[Exercise materials]

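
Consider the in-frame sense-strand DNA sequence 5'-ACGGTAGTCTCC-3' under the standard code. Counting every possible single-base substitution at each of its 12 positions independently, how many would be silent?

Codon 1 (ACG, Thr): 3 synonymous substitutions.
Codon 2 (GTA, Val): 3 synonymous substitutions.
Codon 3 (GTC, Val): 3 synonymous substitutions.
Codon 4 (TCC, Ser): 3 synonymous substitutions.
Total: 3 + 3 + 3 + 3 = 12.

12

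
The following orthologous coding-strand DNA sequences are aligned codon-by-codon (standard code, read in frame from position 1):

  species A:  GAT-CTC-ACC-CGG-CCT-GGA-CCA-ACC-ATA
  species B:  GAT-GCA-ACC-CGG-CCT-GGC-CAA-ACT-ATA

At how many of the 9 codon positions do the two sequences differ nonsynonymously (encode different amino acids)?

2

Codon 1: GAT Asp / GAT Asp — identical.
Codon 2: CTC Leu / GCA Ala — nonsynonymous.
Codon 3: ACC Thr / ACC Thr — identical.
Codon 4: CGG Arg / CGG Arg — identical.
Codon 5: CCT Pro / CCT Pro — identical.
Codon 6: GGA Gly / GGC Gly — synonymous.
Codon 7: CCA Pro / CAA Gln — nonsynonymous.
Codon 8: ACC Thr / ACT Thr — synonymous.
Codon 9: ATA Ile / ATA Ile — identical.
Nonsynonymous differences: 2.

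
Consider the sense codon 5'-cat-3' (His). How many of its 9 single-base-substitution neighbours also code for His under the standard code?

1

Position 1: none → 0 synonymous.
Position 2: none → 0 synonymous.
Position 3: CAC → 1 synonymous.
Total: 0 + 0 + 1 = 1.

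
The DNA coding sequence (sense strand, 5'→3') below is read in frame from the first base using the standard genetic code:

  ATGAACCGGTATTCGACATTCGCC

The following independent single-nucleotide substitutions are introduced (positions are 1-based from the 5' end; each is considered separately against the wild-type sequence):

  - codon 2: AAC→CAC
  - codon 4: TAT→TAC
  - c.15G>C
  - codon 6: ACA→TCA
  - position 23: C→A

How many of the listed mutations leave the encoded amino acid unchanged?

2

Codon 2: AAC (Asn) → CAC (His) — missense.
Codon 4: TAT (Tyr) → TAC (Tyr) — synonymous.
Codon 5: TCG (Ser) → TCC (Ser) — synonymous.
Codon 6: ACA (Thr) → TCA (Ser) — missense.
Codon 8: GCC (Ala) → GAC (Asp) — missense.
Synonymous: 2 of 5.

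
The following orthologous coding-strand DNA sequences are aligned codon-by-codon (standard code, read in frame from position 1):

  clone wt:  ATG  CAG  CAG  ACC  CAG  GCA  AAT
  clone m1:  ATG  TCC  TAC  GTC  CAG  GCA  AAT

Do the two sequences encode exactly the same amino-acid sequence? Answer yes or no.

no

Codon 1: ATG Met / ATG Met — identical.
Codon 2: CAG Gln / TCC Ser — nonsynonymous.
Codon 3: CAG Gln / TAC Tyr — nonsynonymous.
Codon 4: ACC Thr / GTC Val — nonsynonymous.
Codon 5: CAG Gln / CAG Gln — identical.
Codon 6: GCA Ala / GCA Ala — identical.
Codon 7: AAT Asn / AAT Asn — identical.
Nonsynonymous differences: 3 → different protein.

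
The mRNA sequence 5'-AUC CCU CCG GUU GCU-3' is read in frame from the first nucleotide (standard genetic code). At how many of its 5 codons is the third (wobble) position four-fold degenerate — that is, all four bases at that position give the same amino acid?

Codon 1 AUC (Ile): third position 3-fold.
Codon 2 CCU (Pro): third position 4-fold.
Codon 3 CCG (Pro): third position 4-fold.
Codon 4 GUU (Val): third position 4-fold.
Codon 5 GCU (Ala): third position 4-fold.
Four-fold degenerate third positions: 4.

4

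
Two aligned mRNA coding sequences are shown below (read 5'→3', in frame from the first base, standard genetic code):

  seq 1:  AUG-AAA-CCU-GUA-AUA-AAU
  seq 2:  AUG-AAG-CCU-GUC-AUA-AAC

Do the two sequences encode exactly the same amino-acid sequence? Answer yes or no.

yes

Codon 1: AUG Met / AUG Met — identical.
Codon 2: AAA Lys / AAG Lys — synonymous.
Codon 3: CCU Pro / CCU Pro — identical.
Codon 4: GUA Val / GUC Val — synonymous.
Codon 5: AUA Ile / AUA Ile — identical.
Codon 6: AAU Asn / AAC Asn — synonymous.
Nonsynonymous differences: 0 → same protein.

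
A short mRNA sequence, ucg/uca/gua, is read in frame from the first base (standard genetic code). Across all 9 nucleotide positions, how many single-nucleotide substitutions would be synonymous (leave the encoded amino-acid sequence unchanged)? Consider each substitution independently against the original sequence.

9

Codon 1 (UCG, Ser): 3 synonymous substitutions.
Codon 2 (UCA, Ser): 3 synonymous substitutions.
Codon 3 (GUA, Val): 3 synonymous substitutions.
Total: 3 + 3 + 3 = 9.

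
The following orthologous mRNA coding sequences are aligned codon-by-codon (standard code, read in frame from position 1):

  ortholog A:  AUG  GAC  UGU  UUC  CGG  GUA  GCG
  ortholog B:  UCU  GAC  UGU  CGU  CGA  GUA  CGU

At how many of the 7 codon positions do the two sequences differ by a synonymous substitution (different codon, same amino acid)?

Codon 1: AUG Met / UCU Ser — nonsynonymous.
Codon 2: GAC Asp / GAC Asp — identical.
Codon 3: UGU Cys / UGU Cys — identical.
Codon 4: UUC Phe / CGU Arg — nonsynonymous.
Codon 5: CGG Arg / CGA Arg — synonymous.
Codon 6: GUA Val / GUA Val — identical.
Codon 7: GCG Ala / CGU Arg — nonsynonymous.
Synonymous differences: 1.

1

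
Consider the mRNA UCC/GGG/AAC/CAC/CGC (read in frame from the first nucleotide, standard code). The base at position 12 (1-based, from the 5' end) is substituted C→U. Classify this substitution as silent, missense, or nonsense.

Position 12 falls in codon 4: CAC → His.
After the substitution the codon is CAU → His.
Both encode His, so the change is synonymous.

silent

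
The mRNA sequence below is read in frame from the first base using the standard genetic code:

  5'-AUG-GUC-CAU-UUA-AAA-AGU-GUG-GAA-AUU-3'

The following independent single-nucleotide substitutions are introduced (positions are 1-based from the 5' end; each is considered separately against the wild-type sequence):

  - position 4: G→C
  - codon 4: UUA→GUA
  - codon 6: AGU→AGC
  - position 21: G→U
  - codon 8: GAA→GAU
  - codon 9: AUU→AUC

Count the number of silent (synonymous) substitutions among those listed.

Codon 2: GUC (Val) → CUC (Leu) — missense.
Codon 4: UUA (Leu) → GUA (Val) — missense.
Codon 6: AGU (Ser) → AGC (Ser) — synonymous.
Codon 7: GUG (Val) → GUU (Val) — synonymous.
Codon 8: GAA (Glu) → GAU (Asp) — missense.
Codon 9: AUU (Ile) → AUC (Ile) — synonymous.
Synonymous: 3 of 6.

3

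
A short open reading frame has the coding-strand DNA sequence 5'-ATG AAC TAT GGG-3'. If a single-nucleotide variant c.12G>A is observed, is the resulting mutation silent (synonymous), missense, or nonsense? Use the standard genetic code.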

[/Exercise materials]

What you are asked to do: The lines sought are those in the data above that include the string "clone"; copy each one.

Answer to this exercise:
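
  clone wt:  ATG  CAG  CAG  ACC  CAG  GCA  AAT
  clone m1:  ATG  TCC  TAC  GTC  CAG  GCA  AAT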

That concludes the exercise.